ASSIGNMENT –
Exactly those lines running from the one containing "Per-capita income in" to the end of the material are to be printed, and no others.

+ + + + + + +

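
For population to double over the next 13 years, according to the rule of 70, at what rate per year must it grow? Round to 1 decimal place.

70 / 13 ≈ 5.38, so about 5.4% per year.

5.4%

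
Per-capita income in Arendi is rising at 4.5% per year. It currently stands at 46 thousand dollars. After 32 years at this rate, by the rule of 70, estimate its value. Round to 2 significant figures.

Doubling time ≈ 70/4.5 = 15.56 years.
32 years is 32/15.56 ≈ 2.06 doublings, a factor of 2^2.06 ≈ 4.17.
46 × 4.17 ≈ 190 thousand dollars.

190 thousand dollars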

+ + + + + + +

EXERCISE RESPONSE –
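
Per-capita income in Arendi is rising at 4.5% per year. It currently stands at 46 thousand dollars. After 32 years at this rate, by the rule of 70, estimate its value. Round to 2 significant figures.

Doubling time ≈ 70/4.5 = 15.56 years.
32 years is 32/15.56 ≈ 2.06 doublings, a factor of 2^2.06 ≈ 4.17.
46 × 4.17 ≈ 190 thousand dollars.

190 thousand dollars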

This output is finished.